§ **TO DO**
Set down all of the records exactly, leaving none out.
*** Opening RECORDS SHOWN ***
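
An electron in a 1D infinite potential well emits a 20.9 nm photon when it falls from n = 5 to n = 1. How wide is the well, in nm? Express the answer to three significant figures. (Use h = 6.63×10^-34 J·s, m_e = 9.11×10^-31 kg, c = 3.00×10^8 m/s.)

L = 0.390 nm

The photon carries ΔE = hc/λ = 6.63×10^-34·3.00×10^8/2.09×10^-8 m = 9.517×10^-18 J.
Since ΔE = (5² − 1²)E_1, E_1 = 3.965×10^-19 J, and L = h/√(8m_eE_1) = 3.90×10^-10 m = 0.390 nm.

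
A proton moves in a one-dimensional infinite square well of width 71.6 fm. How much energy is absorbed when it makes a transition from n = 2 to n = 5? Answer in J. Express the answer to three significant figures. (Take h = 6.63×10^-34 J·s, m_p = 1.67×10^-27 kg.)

|ΔE| = 1.35×10^-13 J

E_1 = h²/(8m_pL²) = 6.418×10^-15 J.
|ΔE| = |2² − 5²|·E_1 = 21·6.418×10^-15 J = 1.35×10^-13 J.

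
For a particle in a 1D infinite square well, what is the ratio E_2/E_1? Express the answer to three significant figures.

4.00

E_n ∝ n², so E_2/E_1 = 2²/1² = 4/1 = 4.00.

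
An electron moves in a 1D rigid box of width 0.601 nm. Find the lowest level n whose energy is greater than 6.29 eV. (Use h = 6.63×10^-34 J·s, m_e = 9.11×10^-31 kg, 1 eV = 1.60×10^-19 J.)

n = 3

E_1 = h²/(8m_eL²) = 1.670×10^-19 J = 1.044 eV.
Need n² > 6.29/1.044 = 6.025, i.e. n > 2.455.
The smallest integer satisfying this is n = 3.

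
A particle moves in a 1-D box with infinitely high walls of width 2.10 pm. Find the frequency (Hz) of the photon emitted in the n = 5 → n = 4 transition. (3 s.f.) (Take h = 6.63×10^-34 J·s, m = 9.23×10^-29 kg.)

E_1 = h²/(8mL²) = 1.350×10^-16 J and ΔE = (5² − 4²)E_1 = 1.215×10^-15 J.
f = ΔE/h = 1.215×10^-15/6.63×10^-34 = 1.83×10^18 Hz.

f = 1.83×10^18 Hz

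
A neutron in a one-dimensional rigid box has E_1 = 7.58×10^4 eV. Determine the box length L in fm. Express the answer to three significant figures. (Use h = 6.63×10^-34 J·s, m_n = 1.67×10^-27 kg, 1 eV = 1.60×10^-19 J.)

L = 52.1 fm

From E_n = n²h²/(8m_nL²), L = n·h/√(8m_nE_n).
E_1 = 7.58×10^4 eV = 1.213×10^-14 J, so L = 1·6.63×10^-34/√(8·1.67×10^-27·1.213×10^-14) = 5.21×10^-14 m = 52.1 fm.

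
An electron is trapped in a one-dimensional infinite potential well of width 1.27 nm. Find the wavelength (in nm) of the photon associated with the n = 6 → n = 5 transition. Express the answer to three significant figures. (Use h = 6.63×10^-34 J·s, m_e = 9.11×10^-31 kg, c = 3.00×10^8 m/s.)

λ = 484 nm

E_1 = h²/(8m_eL²) = 3.739×10^-20 J, so ΔE = (6² − 5²)E_1 = 4.113×10^-19 J.
λ = hc/ΔE = (6.63×10^-34·3.00×10^8)/4.113×10^-19 = 4.84×10^-7 m = 484 nm.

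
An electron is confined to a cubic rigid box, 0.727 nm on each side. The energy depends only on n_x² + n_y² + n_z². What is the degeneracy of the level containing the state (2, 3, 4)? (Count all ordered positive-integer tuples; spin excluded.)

The level has n_x² + n_y² + n_z² = 29. The ordered positive-integer solutions are (2, 3, 4), (2, 4, 3), (3, 2, 4), (3, 4, 2), (4, 2, 3), (4, 3, 2).
That gives 6 states.

degeneracy = 6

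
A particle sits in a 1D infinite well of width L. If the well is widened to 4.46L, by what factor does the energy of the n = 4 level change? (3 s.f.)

E_n ∝ 1/L², so the energy scales by 1/4.46² = 0.0503.

0.0503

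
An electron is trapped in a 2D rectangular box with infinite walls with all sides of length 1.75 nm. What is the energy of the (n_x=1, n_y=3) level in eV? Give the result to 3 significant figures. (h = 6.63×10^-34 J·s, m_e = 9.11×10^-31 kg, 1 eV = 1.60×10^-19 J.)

E = 1.23 eV

For a 2D rectangular well E = (h²/8m_e)·Σ n_i²/L_i² = (6.63×10^-34)²/(8·9.11×10^-31) · [1²/(1.75 nm)² + 3²/(1.75 nm)²].
Evaluating gives E = 1.969×10^-19 J = 1.23 eV.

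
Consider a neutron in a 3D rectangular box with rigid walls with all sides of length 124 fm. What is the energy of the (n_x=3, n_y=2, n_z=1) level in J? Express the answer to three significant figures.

For a 3D rectangular well E = (h²/8m_n)·Σ n_i²/L_i² = (6.626×10^-34)²/(8·1.675×10^-27) · [3²/(124 fm)² + 2²/(124 fm)² + 1²/(124 fm)²].
Evaluating gives E = 2.98×10^-14 J.

E = 2.98×10^-14 J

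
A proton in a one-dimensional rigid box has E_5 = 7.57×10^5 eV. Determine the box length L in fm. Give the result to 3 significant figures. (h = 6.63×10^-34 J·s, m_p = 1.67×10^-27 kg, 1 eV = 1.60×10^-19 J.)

From E_n = n²h²/(8m_pL²), L = n·h/√(8m_pE_n).
E_5 = 7.57×10^5 eV = 1.211×10^-13 J, so L = 5·6.63×10^-34/√(8·1.67×10^-27·1.211×10^-13) = 8.24×10^-14 m = 82.4 fm.

L = 82.4 fm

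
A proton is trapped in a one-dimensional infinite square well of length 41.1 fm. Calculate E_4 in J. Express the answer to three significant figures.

For an infinite well E_n = n²h²/(8m_pL²), so E_1 = h²/(8m_pL²) = (6.626×10^-34)²/(8·1.673×10^-27·(4.11×10^-14 m)²) = 1.942×10^-14 J.
Then E_4 = 4²·E_1 = 16·1.942×10^-14 J = 3.11×10^-13 J.

E_4 = 3.11×10^-13 J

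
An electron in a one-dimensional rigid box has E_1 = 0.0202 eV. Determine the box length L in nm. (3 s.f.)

L = 4.31 nm

From E_n = n²h²/(8m_eL²), L = n·h/√(8m_eE_n).
E_1 = 0.0202 eV = 3.236×10^-21 J, so L = 1·6.626×10^-34/√(8·9.109×10^-31·3.236×10^-21) = 4.31×10^-9 m = 4.31 nm.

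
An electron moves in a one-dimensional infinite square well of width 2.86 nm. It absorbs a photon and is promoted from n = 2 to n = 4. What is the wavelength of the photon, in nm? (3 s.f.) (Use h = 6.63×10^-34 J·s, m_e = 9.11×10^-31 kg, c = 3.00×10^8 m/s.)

λ = 2.25×10^3 nm

E_1 = h²/(8m_eL²) = 7.374×10^-21 J, so ΔE = (4² − 2²)E_1 = 8.849×10^-20 J.
λ = hc/ΔE = (6.63×10^-34·3.00×10^8)/8.849×10^-20 = 2.25×10^-6 m = 2.25×10^3 nm.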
*** Closing RECORDS SHOWN ***
§ **RESPONSE AREA**
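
An electron in a 1D infinite potential well emits a 20.9 nm photon when it falls from n = 5 to n = 1. How wide is the well, in nm? Express the answer to three significant figures. (Use h = 6.63×10^-34 J·s, m_e = 9.11×10^-31 kg, c = 3.00×10^8 m/s.)

L = 0.390 nm

The photon carries ΔE = hc/λ = 6.63×10^-34·3.00×10^8/2.09×10^-8 m = 9.517×10^-18 J.
Since ΔE = (5² − 1²)E_1, E_1 = 3.965×10^-19 J, and L = h/√(8m_eE_1) = 3.90×10^-10 m = 0.390 nm.

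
A proton moves in a one-dimensional infinite square well of width 71.6 fm. How much energy is absorbed when it makes a transition from n = 2 to n = 5? Answer in J. Express the answer to three significant figures. (Take h = 6.63×10^-34 J·s, m_p = 1.67×10^-27 kg.)

|ΔE| = 1.35×10^-13 J

E_1 = h²/(8m_pL²) = 6.418×10^-15 J.
|ΔE| = |2² − 5²|·E_1 = 21·6.418×10^-15 J = 1.35×10^-13 J.

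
For a particle in a 1D infinite square well, what is the ratio E_2/E_1? Express the answer to three significant figures.

4.00

E_n ∝ n², so E_2/E_1 = 2²/1² = 4/1 = 4.00.

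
An electron moves in a 1D rigid box of width 0.601 nm. Find the lowest level n whose energy is greater than 6.29 eV. (Use h = 6.63×10^-34 J·s, m_e = 9.11×10^-31 kg, 1 eV = 1.60×10^-19 J.)

n = 3

E_1 = h²/(8m_eL²) = 1.670×10^-19 J = 1.044 eV.
Need n² > 6.29/1.044 = 6.025, i.e. n > 2.455.
The smallest integer satisfying this is n = 3.

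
A particle moves in a 1-D box with infinitely high walls of width 2.10 pm. Find the frequency (Hz) of the photon emitted in the n = 5 → n = 4 transition. (3 s.f.) (Take h = 6.63×10^-34 J·s, m = 9.23×10^-29 kg.)

E_1 = h²/(8mL²) = 1.350×10^-16 J and ΔE = (5² − 4²)E_1 = 1.215×10^-15 J.
f = ΔE/h = 1.215×10^-15/6.63×10^-34 = 1.83×10^18 Hz.

f = 1.83×10^18 Hz

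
A neutron in a one-dimensional rigid box has E_1 = 7.58×10^4 eV. Determine the box length L in fm. Express the answer to three significant figures. (Use h = 6.63×10^-34 J·s, m_n = 1.67×10^-27 kg, 1 eV = 1.60×10^-19 J.)

L = 52.1 fm

From E_n = n²h²/(8m_nL²), L = n·h/√(8m_nE_n).
E_1 = 7.58×10^4 eV = 1.213×10^-14 J, so L = 1·6.63×10^-34/√(8·1.67×10^-27·1.213×10^-14) = 5.21×10^-14 m = 52.1 fm.

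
An electron is trapped in a one-dimensional infinite potential well of width 1.27 nm. Find the wavelength (in nm) of the photon associated with the n = 6 → n = 5 transition. Express the answer to three significant figures. (Use h = 6.63×10^-34 J·s, m_e = 9.11×10^-31 kg, c = 3.00×10^8 m/s.)

λ = 484 nm

E_1 = h²/(8m_eL²) = 3.739×10^-20 J, so ΔE = (6² − 5²)E_1 = 4.113×10^-19 J.
λ = hc/ΔE = (6.63×10^-34·3.00×10^8)/4.113×10^-19 = 4.84×10^-7 m = 484 nm.

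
An electron is confined to a cubic rigid box, 0.727 nm on each side. The energy depends only on n_x² + n_y² + n_z². What is the degeneracy of the level containing the state (2, 3, 4)? (Count all ordered positive-integer tuples; spin excluded.)

The level has n_x² + n_y² + n_z² = 29. The ordered positive-integer solutions are (2, 3, 4), (2, 4, 3), (3, 2, 4), (3, 4, 2), (4, 2, 3), (4, 3, 2).
That gives 6 states.

degeneracy = 6

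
A particle sits in a 1D infinite well of width L. If the well is widened to 4.46L, by what factor does the energy of the n = 4 level change? (3 s.f.)

E_n ∝ 1/L², so the energy scales by 1/4.46² = 0.0503.

0.0503

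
An electron is trapped in a 2D rectangular box with infinite walls with all sides of length 1.75 nm. What is the energy of the (n_x=1, n_y=3) level in eV? Give the result to 3 significant figures. (h = 6.63×10^-34 J·s, m_e = 9.11×10^-31 kg, 1 eV = 1.60×10^-19 J.)

E = 1.23 eV

For a 2D rectangular well E = (h²/8m_e)·Σ n_i²/L_i² = (6.63×10^-34)²/(8·9.11×10^-31) · [1²/(1.75 nm)² + 3²/(1.75 nm)²].
Evaluating gives E = 1.969×10^-19 J = 1.23 eV.

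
Consider a neutron in a 3D rectangular box with rigid walls with all sides of length 124 fm. What is the energy of the (n_x=3, n_y=2, n_z=1) level in J? Express the answer to three significant figures.

For a 3D rectangular well E = (h²/8m_n)·Σ n_i²/L_i² = (6.626×10^-34)²/(8·1.675×10^-27) · [3²/(124 fm)² + 2²/(124 fm)² + 1²/(124 fm)²].
Evaluating gives E = 2.98×10^-14 J.

E = 2.98×10^-14 J

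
A proton in a one-dimensional rigid box has E_5 = 7.57×10^5 eV. Determine the box length L in fm. Give the result to 3 significant figures. (h = 6.63×10^-34 J·s, m_p = 1.67×10^-27 kg, 1 eV = 1.60×10^-19 J.)

From E_n = n²h²/(8m_pL²), L = n·h/√(8m_pE_n).
E_5 = 7.57×10^5 eV = 1.211×10^-13 J, so L = 5·6.63×10^-34/√(8·1.67×10^-27·1.211×10^-13) = 8.24×10^-14 m = 82.4 fm.

L = 82.4 fm

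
A proton is trapped in a one-dimensional infinite square well of length 41.1 fm. Calculate E_4 in J. Express the answer to three significant figures.

For an infinite well E_n = n²h²/(8m_pL²), so E_1 = h²/(8m_pL²) = (6.626×10^-34)²/(8·1.673×10^-27·(4.11×10^-14 m)²) = 1.942×10^-14 J.
Then E_4 = 4²·E_1 = 16·1.942×10^-14 J = 3.11×10^-13 J.

E_4 = 3.11×10^-13 J

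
An electron in a one-dimensional rigid box has E_1 = 0.0202 eV. Determine the box length L in nm. (3 s.f.)

L = 4.31 nm

From E_n = n²h²/(8m_eL²), L = n·h/√(8m_eE_n).
E_1 = 0.0202 eV = 3.236×10^-21 J, so L = 1·6.626×10^-34/√(8·9.109×10^-31·3.236×10^-21) = 4.31×10^-9 m = 4.31 nm.

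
An electron moves in a one-dimensional infinite square well of width 2.86 nm. It absorbs a photon and is promoted from n = 2 to n = 4. What is the wavelength of the photon, in nm? (3 s.f.) (Use h = 6.63×10^-34 J·s, m_e = 9.11×10^-31 kg, c = 3.00×10^8 m/s.)

λ = 2.25×10^3 nm

E_1 = h²/(8m_eL²) = 7.374×10^-21 J, so ΔE = (4² − 2²)E_1 = 8.849×10^-20 J.
λ = hc/ΔE = (6.63×10^-34·3.00×10^8)/8.849×10^-20 = 2.25×10^-6 m = 2.25×10^3 nm.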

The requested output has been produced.